[Supplied material Boundary: Start]
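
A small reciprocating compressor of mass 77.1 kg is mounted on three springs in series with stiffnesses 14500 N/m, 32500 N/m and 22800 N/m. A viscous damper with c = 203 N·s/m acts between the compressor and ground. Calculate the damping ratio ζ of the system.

0.139

Series springs: 1/k_eq = 1/14500 + 1/32500 + 1/22800 = 0.0001436, so k_eq = 6964 N/m.
ω_n = √(k_eq/m) = √(6964/77.1) = 9.504 rad/s.
Critical damping c_c = 2√(k_eq·m) = 2√(6964 × 77.1) = 1466 N·s/m, so ζ = c/c_c = 203/1466 = 0.1385.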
[Supplied material Boundary: End]
Your instructions - Please reproduce all of the entries exactly as they stand.

Reply to the task -
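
A small reciprocating compressor of mass 77.1 kg is mounted on three springs in series with stiffnesses 14500 N/m, 32500 N/m and 22800 N/m. A viscous damper with c = 203 N·s/m acts between the compressor and ground. Calculate the damping ratio ζ of the system.

0.139

Series springs: 1/k_eq = 1/14500 + 1/32500 + 1/22800 = 0.0001436, so k_eq = 6964 N/m.
ω_n = √(k_eq/m) = √(6964/77.1) = 9.504 rad/s.
Critical damping c_c = 2√(k_eq·m) = 2√(6964 × 77.1) = 1466 N·s/m, so ζ = c/c_c = 203/1466 = 0.1385.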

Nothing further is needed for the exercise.